[Stored items]

++++++

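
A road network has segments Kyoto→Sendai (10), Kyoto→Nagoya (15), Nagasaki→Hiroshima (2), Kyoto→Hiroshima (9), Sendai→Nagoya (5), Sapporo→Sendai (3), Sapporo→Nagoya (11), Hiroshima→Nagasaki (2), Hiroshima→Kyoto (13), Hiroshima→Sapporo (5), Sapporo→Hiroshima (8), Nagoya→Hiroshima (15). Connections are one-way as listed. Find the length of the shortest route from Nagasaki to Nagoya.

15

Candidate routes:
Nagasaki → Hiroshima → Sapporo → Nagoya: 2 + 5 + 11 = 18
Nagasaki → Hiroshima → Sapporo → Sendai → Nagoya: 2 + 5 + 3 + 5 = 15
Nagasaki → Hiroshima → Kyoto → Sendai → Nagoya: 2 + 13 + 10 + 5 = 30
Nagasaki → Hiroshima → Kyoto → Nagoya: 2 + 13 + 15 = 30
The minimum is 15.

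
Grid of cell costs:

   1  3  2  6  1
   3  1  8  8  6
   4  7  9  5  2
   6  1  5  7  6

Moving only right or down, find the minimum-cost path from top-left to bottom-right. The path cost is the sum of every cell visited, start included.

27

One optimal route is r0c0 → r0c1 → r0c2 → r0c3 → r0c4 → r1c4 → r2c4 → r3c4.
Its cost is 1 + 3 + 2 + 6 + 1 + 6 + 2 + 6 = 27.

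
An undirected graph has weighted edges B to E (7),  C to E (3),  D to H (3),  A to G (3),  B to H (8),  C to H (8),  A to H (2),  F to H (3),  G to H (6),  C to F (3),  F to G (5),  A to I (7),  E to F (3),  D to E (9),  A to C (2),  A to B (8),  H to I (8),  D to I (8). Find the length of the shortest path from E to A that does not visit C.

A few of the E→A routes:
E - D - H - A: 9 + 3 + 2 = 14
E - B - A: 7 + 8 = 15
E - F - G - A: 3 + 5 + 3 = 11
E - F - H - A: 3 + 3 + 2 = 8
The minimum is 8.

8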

++++++

ABOUT THIS EXERCISE |
Please transcribe each of the entries, exactly as written.

RESULT OF THE TASK |
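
A road network has segments Kyoto→Sendai (10), Kyoto→Nagoya (15), Nagasaki→Hiroshima (2), Kyoto→Hiroshima (9), Sendai→Nagoya (5), Sapporo→Sendai (3), Sapporo→Nagoya (11), Hiroshima→Nagasaki (2), Hiroshima→Kyoto (13), Hiroshima→Sapporo (5), Sapporo→Hiroshima (8), Nagoya→Hiroshima (15). Connections are one-way as listed. Find the length of the shortest route from Nagasaki to Nagoya.

15

Candidate routes:
Nagasaki → Hiroshima → Sapporo → Nagoya: 2 + 5 + 11 = 18
Nagasaki → Hiroshima → Sapporo → Sendai → Nagoya: 2 + 5 + 3 + 5 = 15
Nagasaki → Hiroshima → Kyoto → Sendai → Nagoya: 2 + 13 + 10 + 5 = 30
Nagasaki → Hiroshima → Kyoto → Nagoya: 2 + 13 + 15 = 30
The minimum is 15.

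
Grid of cell costs:

   1  3  2  6  1
   3  1  8  8  6
   4  7  9  5  2
   6  1  5  7  6

Moving only right or down, find the minimum-cost path from top-left to bottom-right. The path cost is the sum of every cell visited, start included.

27

One optimal route is r0c0 → r0c1 → r0c2 → r0c3 → r0c4 → r1c4 → r2c4 → r3c4.
Its cost is 1 + 3 + 2 + 6 + 1 + 6 + 2 + 6 = 27.

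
An undirected graph has weighted edges B to E (7),  C to E (3),  D to H (3),  A to G (3),  B to H (8),  C to H (8),  A to H (2),  F to H (3),  G to H (6),  C to F (3),  F to G (5),  A to I (7),  E to F (3),  D to E (9),  A to C (2),  A to B (8),  H to I (8),  D to I (8). Find the length of the shortest path from E to A that does not visit C.

A few of the E→A routes:
E - D - H - A: 9 + 3 + 2 = 14
E - B - A: 7 + 8 = 15
E - F - G - A: 3 + 5 + 3 = 11
E - F - H - A: 3 + 3 + 2 = 8
The minimum is 8.

8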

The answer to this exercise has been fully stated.